▶ [THE TASK]:
For every entry below, retype it exactly as it reads.

** Opening DATA EXCERPTS block **

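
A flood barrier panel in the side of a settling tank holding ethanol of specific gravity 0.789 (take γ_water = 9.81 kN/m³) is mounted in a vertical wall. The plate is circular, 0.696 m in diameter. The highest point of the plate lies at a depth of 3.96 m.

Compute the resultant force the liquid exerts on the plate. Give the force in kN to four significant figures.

γ = 0.789 × 9.81 = 7.74009 kN/m³.
The centroid is at the centre, 0.348 m below the top of the plate, so the centroid depth is h_c = 3.96 + 0.348 = 4.308 m.
A = π(0.348)² = 0.380459 m².
Resultant F = γ·h_c·A = 7.74009 × 4.308 × 0.380459 = 12.6861 kN.

F ≈ 12.69 kN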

** Closing DATA EXCERPTS block **

▶ [SOLUTION FOR THIS EXERCISE]:
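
A flood barrier panel in the side of a settling tank holding ethanol of specific gravity 0.789 (take γ_water = 9.81 kN/m³) is mounted in a vertical wall. The plate is circular, 0.696 m in diameter. The highest point of the plate lies at a depth of 3.96 m.

Compute the resultant force the liquid exerts on the plate. Give the force in kN to four significant figures.

γ = 0.789 × 9.81 = 7.74009 kN/m³.
The centroid is at the centre, 0.348 m below the top of the plate, so the centroid depth is h_c = 3.96 + 0.348 = 4.308 m.
A = π(0.348)² = 0.380459 m².
Resultant F = γ·h_c·A = 7.74009 × 4.308 × 0.380459 = 12.6861 kN.

F ≈ 12.69 kN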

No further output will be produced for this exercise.